(INPUT FOR THIS TASK Opens)
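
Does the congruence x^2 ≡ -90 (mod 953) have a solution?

(-90/953)
  = (863/953)    [-90 ≡ 863 mod 953]
  = (953/863)    [QR: 953 ≡ 1 mod 4, sign kept]
  = (90/863)    [953 ≡ 90 mod 863]
  = (45/863)    [863 ≡ 7 mod 8 ⇒ (2/863) = +1]
  = (863/45)    [QR: 45 ≡ 1 mod 4, sign kept]
  = (8/45)    [863 ≡ 8 mod 45]
  = -(1/45)    [45 ≡ 5 mod 8 ⇒ (2/45)^3 = -1]
  = -1    [(1/45) = 1]
The Legendre symbol is -1, so x^2 ≡ -90 (mod 953) has no solution.

no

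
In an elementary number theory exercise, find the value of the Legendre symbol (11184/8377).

(11184/8377)
  = (2807/8377)    [11184 ≡ 2807 mod 8377]
  = (8377/2807)    [QR: 8377 ≡ 1 mod 4, sign kept]
  = (2763/2807)    [8377 ≡ 2763 mod 2807]
  = -(2807/2763)    [QR: both ≡ 3 mod 4, sign flips]
  = -(44/2763)    [2807 ≡ 44 mod 2763]
  = -(11/2763)    [2763 ≡ 3 mod 8 ⇒ (2/2763)^2 = +1]
  = (2763/11)    [QR: both ≡ 3 mod 4, sign flips]
  = (2/11)    [2763 ≡ 2 mod 11]
  = -(1/11)    [11 ≡ 3 mod 8 ⇒ (2/11) = -1]
  = -1    [(1/11) = 1]

-1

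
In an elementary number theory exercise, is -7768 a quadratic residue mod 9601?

Pull out -1: (-7768|9601) = (-1|9601)·(7768|9601). Since 9601 ≡ 1 (mod 4), (-1|9601) = +1. Now have (7768|9601).
Factor out 2: 7768 = 2^3·971. Since 9601 ≡ 1 (mod 8), (2|9601) = +1, and (2|9601)^3 = +1. Now have (971|9601).
9601 ≡ 1 (mod 4), so quadratic reciprocity gives (971|9601) = (9601|971). Reduce: 9601 ≡ 862 (mod 971). Now have (862|971).
Factor out 2: 862 = 2·431. Since 971 ≡ 3 (mod 8), (2|971) = -1. Now have -(431|971).
Both 431 ≡ 3 and 971 ≡ 3 (mod 4), so reciprocity gives (431|971) = -(971|431). Reduce: 971 ≡ 109 (mod 431). Now have (109|431).
109 ≡ 1 (mod 4), so quadratic reciprocity gives (109|431) = (431|109). Reduce: 431 ≡ 104 (mod 109). Now have (104|109).
Factor out 2: 104 = 2^3·13. Since 109 ≡ 5 (mod 8), (2|109) = -1, and (2|109)^3 = -1. Now have -(13|109).
13 ≡ 1 (mod 4), so quadratic reciprocity gives (13|109) = (109|13). Reduce: 109 ≡ 5 (mod 13). Now have -(5|13).
5 ≡ 1 (mod 4), so quadratic reciprocity gives (5|13) = (13|5). Reduce: 13 ≡ 3 (mod 5). Now have -(3|5).
5 ≡ 1 (mod 4), so quadratic reciprocity gives (3|5) = (5|3). Reduce: 5 ≡ 2 (mod 3). Now have -(2|3).
Factor out 2: 2 = 2. Since 3 ≡ 3 (mod 8), (2|3) = -1. Now have (1|3).
(1|3) = 1. Collecting the sign factors: 1.
The Legendre symbol is 1, so x^2 ≡ -7768 (mod 9601) has solution.

yes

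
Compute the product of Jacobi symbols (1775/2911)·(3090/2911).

0

By multiplicativity, (1775·3090/2911) = (1775/2911)·(3090/2911).
First factor (1775/2911):
(1775/2911)
  = -(2911/1775)    [QR: both ≡ 3 mod 4, sign flips]
  = -(1136/1775)    [2911 ≡ 1136 mod 1775]
  = -(71/1775)    [1775 ≡ 7 mod 8 ⇒ (2/1775)^4 = +1]
  = (1775/71)    [QR: both ≡ 3 mod 4, sign flips]
  = (0/71)    [1775 ≡ 0 mod 71]
  = 0    [numerator 0, gcd > 1]
Second factor (3090/2911):
(3090/2911)
  = (179/2911)    [3090 ≡ 179 mod 2911]
  = -(2911/179)    [QR: both ≡ 3 mod 4, sign flips]
  = -(47/179)    [2911 ≡ 47 mod 179]
  = (179/47)    [QR: both ≡ 3 mod 4, sign flips]
  = (38/47)    [179 ≡ 38 mod 47]
  = (19/47)    [47 ≡ 7 mod 8 ⇒ (2/47) = +1]
  = -(47/19)    [QR: both ≡ 3 mod 4, sign flips]
  = -(9/19)    [47 ≡ 9 mod 19]
  = -(19/9)    [QR: 9 ≡ 1 mod 4, sign kept]
  = -(1/9)    [19 ≡ 1 mod 9]
  = -1    [(1/9) = 1]
Product: (0)·(-1) = 0.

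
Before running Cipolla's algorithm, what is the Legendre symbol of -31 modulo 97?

1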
(INPUT FOR THIS TASK Closes)
» **WHAT THE TASK ASKS**
Transcribe all of the lines in the records precisely.

» **ANSWER TO THIS PROBLEM**
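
Does the congruence x^2 ≡ -90 (mod 953) have a solution?

(-90/953)
  = (863/953)    [-90 ≡ 863 mod 953]
  = (953/863)    [QR: 953 ≡ 1 mod 4, sign kept]
  = (90/863)    [953 ≡ 90 mod 863]
  = (45/863)    [863 ≡ 7 mod 8 ⇒ (2/863) = +1]
  = (863/45)    [QR: 45 ≡ 1 mod 4, sign kept]
  = (8/45)    [863 ≡ 8 mod 45]
  = -(1/45)    [45 ≡ 5 mod 8 ⇒ (2/45)^3 = -1]
  = -1    [(1/45) = 1]
The Legendre symbol is -1, so x^2 ≡ -90 (mod 953) has no solution.

no

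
In an elementary number theory exercise, find the value of the Legendre symbol (11184/8377).

(11184/8377)
  = (2807/8377)    [11184 ≡ 2807 mod 8377]
  = (8377/2807)    [QR: 8377 ≡ 1 mod 4, sign kept]
  = (2763/2807)    [8377 ≡ 2763 mod 2807]
  = -(2807/2763)    [QR: both ≡ 3 mod 4, sign flips]
  = -(44/2763)    [2807 ≡ 44 mod 2763]
  = -(11/2763)    [2763 ≡ 3 mod 8 ⇒ (2/2763)^2 = +1]
  = (2763/11)    [QR: both ≡ 3 mod 4, sign flips]
  = (2/11)    [2763 ≡ 2 mod 11]
  = -(1/11)    [11 ≡ 3 mod 8 ⇒ (2/11) = -1]
  = -1    [(1/11) = 1]

-1

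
In an elementary number theory exercise, is -7768 a quadratic residue mod 9601?

Pull out -1: (-7768|9601) = (-1|9601)·(7768|9601). Since 9601 ≡ 1 (mod 4), (-1|9601) = +1. Now have (7768|9601).
Factor out 2: 7768 = 2^3·971. Since 9601 ≡ 1 (mod 8), (2|9601) = +1, and (2|9601)^3 = +1. Now have (971|9601).
9601 ≡ 1 (mod 4), so quadratic reciprocity gives (971|9601) = (9601|971). Reduce: 9601 ≡ 862 (mod 971). Now have (862|971).
Factor out 2: 862 = 2·431. Since 971 ≡ 3 (mod 8), (2|971) = -1. Now have -(431|971).
Both 431 ≡ 3 and 971 ≡ 3 (mod 4), so reciprocity gives (431|971) = -(971|431). Reduce: 971 ≡ 109 (mod 431). Now have (109|431).
109 ≡ 1 (mod 4), so quadratic reciprocity gives (109|431) = (431|109). Reduce: 431 ≡ 104 (mod 109). Now have (104|109).
Factor out 2: 104 = 2^3·13. Since 109 ≡ 5 (mod 8), (2|109) = -1, and (2|109)^3 = -1. Now have -(13|109).
13 ≡ 1 (mod 4), so quadratic reciprocity gives (13|109) = (109|13). Reduce: 109 ≡ 5 (mod 13). Now have -(5|13).
5 ≡ 1 (mod 4), so quadratic reciprocity gives (5|13) = (13|5). Reduce: 13 ≡ 3 (mod 5). Now have -(3|5).
5 ≡ 1 (mod 4), so quadratic reciprocity gives (3|5) = (5|3). Reduce: 5 ≡ 2 (mod 3). Now have -(2|3).
Factor out 2: 2 = 2. Since 3 ≡ 3 (mod 8), (2|3) = -1. Now have (1|3).
(1|3) = 1. Collecting the sign factors: 1.
The Legendre symbol is 1, so x^2 ≡ -7768 (mod 9601) has solution.

yes

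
Compute the product of Jacobi symbols (1775/2911)·(3090/2911).

0

By multiplicativity, (1775·3090/2911) = (1775/2911)·(3090/2911).
First factor (1775/2911):
(1775/2911)
  = -(2911/1775)    [QR: both ≡ 3 mod 4, sign flips]
  = -(1136/1775)    [2911 ≡ 1136 mod 1775]
  = -(71/1775)    [1775 ≡ 7 mod 8 ⇒ (2/1775)^4 = +1]
  = (1775/71)    [QR: both ≡ 3 mod 4, sign flips]
  = (0/71)    [1775 ≡ 0 mod 71]
  = 0    [numerator 0, gcd > 1]
Second factor (3090/2911):
(3090/2911)
  = (179/2911)    [3090 ≡ 179 mod 2911]
  = -(2911/179)    [QR: both ≡ 3 mod 4, sign flips]
  = -(47/179)    [2911 ≡ 47 mod 179]
  = (179/47)    [QR: both ≡ 3 mod 4, sign flips]
  = (38/47)    [179 ≡ 38 mod 47]
  = (19/47)    [47 ≡ 7 mod 8 ⇒ (2/47) = +1]
  = -(47/19)    [QR: both ≡ 3 mod 4, sign flips]
  = -(9/19)    [47 ≡ 9 mod 19]
  = -(19/9)    [QR: 9 ≡ 1 mod 4, sign kept]
  = -(1/9)    [19 ≡ 1 mod 9]
  = -1    [(1/9) = 1]
Product: (0)·(-1) = 0.

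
Before running Cipolla's algorithm, what is the Legendre symbol of -31 modulo 97?

1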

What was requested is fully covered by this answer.